#### Activity:
Would you copy the full listing that follows without changing a thing?
##### Dataset excerpts
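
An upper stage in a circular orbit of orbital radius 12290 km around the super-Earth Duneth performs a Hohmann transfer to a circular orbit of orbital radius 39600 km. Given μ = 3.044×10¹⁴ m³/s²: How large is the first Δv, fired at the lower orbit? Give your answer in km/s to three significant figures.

Δv ≈ 1.17 km/s

r₁ = 12290 km = 1.229×10⁷ m.
r₂ = 39600 km = 3.960×10⁷ m.
Transfer ellipse a_t = (r₁ + r₂)/2 = 2.594×10⁷ m.
At r₁: circular v_c1 = √(μ/r₁) = 4977 m/s; transfer-periapsis v_p = √[μ(2/r₁ − 1/a_t)] = 6148 m/s.
Δv₁ = v_p − v_c1 = 1172 m/s.
= 1.172 km/s.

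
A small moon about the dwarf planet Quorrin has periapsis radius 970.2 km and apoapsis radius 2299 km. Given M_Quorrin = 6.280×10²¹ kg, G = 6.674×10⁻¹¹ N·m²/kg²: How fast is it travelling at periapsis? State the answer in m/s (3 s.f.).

v ≈ 779 m/s

μ = GM = 6.674×10⁻¹¹ × 6.280×10²¹ = 4.191×10¹¹ m³/s².
Semi-major axis a = (r_p + r_a)/2 = 1634.6 km = 1.635×10⁶ m.
Vis-viva: v² = μ(2/r − 1/a) = 4.191×10¹¹ × (2.061×10⁻⁶ − 6.118×10⁻⁷) = 6.076×10⁵ m²/s².
v = 779.5 m/s.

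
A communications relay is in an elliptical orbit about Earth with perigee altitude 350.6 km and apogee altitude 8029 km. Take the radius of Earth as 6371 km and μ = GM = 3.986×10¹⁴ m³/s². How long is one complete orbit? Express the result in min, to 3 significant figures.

r_p = 6371 + 350.6 = 6721.6 km = 6.7216×10⁶ m.
r_a = 6371 + 8029 = 14400 km = 1.4400×10⁷ m.
Semi-major axis a = (r_p + r_a)/2 = (6721.6 + 14400)/2 = 10561 km = 1.056×10⁷ m.
By Kepler's third law T = 2π√(a³/μ) = 2π × 1.719×10³ = 1.080×10⁴ s.
= 180.0 min.

T ≈ 180 min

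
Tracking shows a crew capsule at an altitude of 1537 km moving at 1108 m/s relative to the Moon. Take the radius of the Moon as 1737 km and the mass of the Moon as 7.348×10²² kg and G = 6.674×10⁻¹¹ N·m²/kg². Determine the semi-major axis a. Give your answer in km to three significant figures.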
##########
#### Expected answer:
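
An upper stage in a circular orbit of orbital radius 12290 km around the super-Earth Duneth performs a Hohmann transfer to a circular orbit of orbital radius 39600 km. Given μ = 3.044×10¹⁴ m³/s²: How large is the first Δv, fired at the lower orbit? Give your answer in km/s to three significant figures.

Δv ≈ 1.17 km/s

r₁ = 12290 km = 1.229×10⁷ m.
r₂ = 39600 km = 3.960×10⁷ m.
Transfer ellipse a_t = (r₁ + r₂)/2 = 2.594×10⁷ m.
At r₁: circular v_c1 = √(μ/r₁) = 4977 m/s; transfer-periapsis v_p = √[μ(2/r₁ − 1/a_t)] = 6148 m/s.
Δv₁ = v_p − v_c1 = 1172 m/s.
= 1.172 km/s.

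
A small moon about the dwarf planet Quorrin has periapsis radius 970.2 km and apoapsis radius 2299 km. Given M_Quorrin = 6.280×10²¹ kg, G = 6.674×10⁻¹¹ N·m²/kg²: How fast is it travelling at periapsis? State the answer in m/s (3 s.f.).

v ≈ 779 m/s

μ = GM = 6.674×10⁻¹¹ × 6.280×10²¹ = 4.191×10¹¹ m³/s².
Semi-major axis a = (r_p + r_a)/2 = 1634.6 km = 1.635×10⁶ m.
Vis-viva: v² = μ(2/r − 1/a) = 4.191×10¹¹ × (2.061×10⁻⁶ − 6.118×10⁻⁷) = 6.076×10⁵ m²/s².
v = 779.5 m/s.

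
A communications relay is in an elliptical orbit about Earth with perigee altitude 350.6 km and apogee altitude 8029 km. Take the radius of Earth as 6371 km and μ = GM = 3.986×10¹⁴ m³/s². How long is one complete orbit? Express the result in min, to 3 significant figures.

r_p = 6371 + 350.6 = 6721.6 km = 6.7216×10⁶ m.
r_a = 6371 + 8029 = 14400 km = 1.4400×10⁷ m.
Semi-major axis a = (r_p + r_a)/2 = (6721.6 + 14400)/2 = 10561 km = 1.056×10⁷ m.
By Kepler's third law T = 2π√(a³/μ) = 2π × 1.719×10³ = 1.080×10⁴ s.
= 180.0 min.

T ≈ 180 min

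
Tracking shows a crew capsule at an altitude of 1537 km moving at 1108 m/s relative to the Moon. Take the radius of the Moon as 1737 km and the mass of the Moon as 7.348×10²² kg and G = 6.674×10⁻¹¹ N·m²/kg². Determine the semi-major axis a. Give your answer in km to three significant figures.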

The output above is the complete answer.